- Records for the task

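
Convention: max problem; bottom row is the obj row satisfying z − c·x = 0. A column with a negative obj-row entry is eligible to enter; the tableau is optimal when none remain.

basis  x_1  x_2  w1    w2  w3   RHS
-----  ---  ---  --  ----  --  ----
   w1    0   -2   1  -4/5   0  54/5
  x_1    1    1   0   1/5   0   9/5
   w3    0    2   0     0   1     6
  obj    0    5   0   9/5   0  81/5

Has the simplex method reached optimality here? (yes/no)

yes

Every obj-row coefficient is ≥ 0, so the tableau is optimal.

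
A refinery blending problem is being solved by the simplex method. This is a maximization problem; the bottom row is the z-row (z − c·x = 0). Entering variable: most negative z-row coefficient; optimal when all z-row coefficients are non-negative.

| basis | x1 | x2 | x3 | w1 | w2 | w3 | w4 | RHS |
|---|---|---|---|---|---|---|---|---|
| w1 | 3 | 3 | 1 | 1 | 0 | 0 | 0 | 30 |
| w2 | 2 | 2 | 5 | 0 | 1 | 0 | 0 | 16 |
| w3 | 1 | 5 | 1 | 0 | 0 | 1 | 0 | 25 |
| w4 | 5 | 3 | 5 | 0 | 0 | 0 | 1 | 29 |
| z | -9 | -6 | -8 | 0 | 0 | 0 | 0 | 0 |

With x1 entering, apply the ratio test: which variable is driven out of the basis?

Column x1 entries and ratios — w1: 30/3 = 10; w2: 16/2 = 8; w3: 25/1 = 25; w4: 29/5 = 29/5.
Smallest ratio is 29/5 in the row of w4, so w4 leaves.

w4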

- What the exercise asks
This exercise calls for every record to be restated word for word.

- Response area
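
Convention: max problem; bottom row is the obj row satisfying z − c·x = 0. A column with a negative obj-row entry is eligible to enter; the tableau is optimal when none remain.

basis  x_1  x_2  w1    w2  w3   RHS
-----  ---  ---  --  ----  --  ----
   w1    0   -2   1  -4/5   0  54/5
  x_1    1    1   0   1/5   0   9/5
   w3    0    2   0     0   1     6
  obj    0    5   0   9/5   0  81/5

Has the simplex method reached optimality here? (yes/no)

yes

Every obj-row coefficient is ≥ 0, so the tableau is optimal.

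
A refinery blending problem is being solved by the simplex method. This is a maximization problem; the bottom row is the z-row (z − c·x = 0). Entering variable: most negative z-row coefficient; optimal when all z-row coefficients are non-negative.

| basis | x1 | x2 | x3 | w1 | w2 | w3 | w4 | RHS |
|---|---|---|---|---|---|---|---|---|
| w1 | 3 | 3 | 1 | 1 | 0 | 0 | 0 | 30 |
| w2 | 2 | 2 | 5 | 0 | 1 | 0 | 0 | 16 |
| w3 | 1 | 5 | 1 | 0 | 0 | 1 | 0 | 25 |
| w4 | 5 | 3 | 5 | 0 | 0 | 0 | 1 | 29 |
| z | -9 | -6 | -8 | 0 | 0 | 0 | 0 | 0 |

With x1 entering, apply the ratio test: which variable is driven out of the basis?

Column x1 entries and ratios — w1: 30/3 = 10; w2: 16/2 = 8; w3: 25/1 = 25; w4: 29/5 = 29/5.
Smallest ratio is 29/5 in the row of w4, so w4 leaves.

w4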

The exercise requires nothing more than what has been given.